▶ **What you need to do**
The whole listing is to be printed again exactly.

▶ **Provided records**

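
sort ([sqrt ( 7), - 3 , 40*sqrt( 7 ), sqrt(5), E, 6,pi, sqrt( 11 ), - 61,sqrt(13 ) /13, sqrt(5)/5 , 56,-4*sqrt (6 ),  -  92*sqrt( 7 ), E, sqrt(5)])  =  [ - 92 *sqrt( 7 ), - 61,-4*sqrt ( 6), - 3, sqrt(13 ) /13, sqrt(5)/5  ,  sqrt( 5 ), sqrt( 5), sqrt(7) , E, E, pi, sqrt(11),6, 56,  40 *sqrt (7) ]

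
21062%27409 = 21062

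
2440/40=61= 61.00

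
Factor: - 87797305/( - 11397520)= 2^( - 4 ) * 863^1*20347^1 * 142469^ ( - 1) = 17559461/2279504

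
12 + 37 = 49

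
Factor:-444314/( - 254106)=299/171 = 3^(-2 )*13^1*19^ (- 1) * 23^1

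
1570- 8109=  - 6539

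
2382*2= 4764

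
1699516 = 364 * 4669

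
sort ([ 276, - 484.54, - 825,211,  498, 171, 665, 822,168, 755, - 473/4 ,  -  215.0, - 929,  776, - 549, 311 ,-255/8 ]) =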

▶ **Problem solution**
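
sort ([sqrt ( 7), - 3 , 40*sqrt( 7 ), sqrt(5), E, 6,pi, sqrt( 11 ), - 61,sqrt(13 ) /13, sqrt(5)/5 , 56,-4*sqrt (6 ),  -  92*sqrt( 7 ), E, sqrt(5)])  =  [ - 92 *sqrt( 7 ), - 61,-4*sqrt ( 6), - 3, sqrt(13 ) /13, sqrt(5)/5  ,  sqrt( 5 ), sqrt( 5), sqrt(7) , E, E, pi, sqrt(11),6, 56,  40 *sqrt (7) ]

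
21062%27409 = 21062

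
2440/40=61= 61.00

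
Factor: - 87797305/( - 11397520)= 2^( - 4 ) * 863^1*20347^1 * 142469^ ( - 1) = 17559461/2279504

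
12 + 37 = 49

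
Factor:-444314/( - 254106)=299/171 = 3^(-2 )*13^1*19^ (- 1) * 23^1

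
1570- 8109=  - 6539

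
2382*2= 4764

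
1699516 = 364 * 4669

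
sort ([ 276, - 484.54, - 825,211,  498, 171, 665, 822,168, 755, - 473/4 ,  -  215.0, - 929,  776, - 549, 311 ,-255/8 ]) =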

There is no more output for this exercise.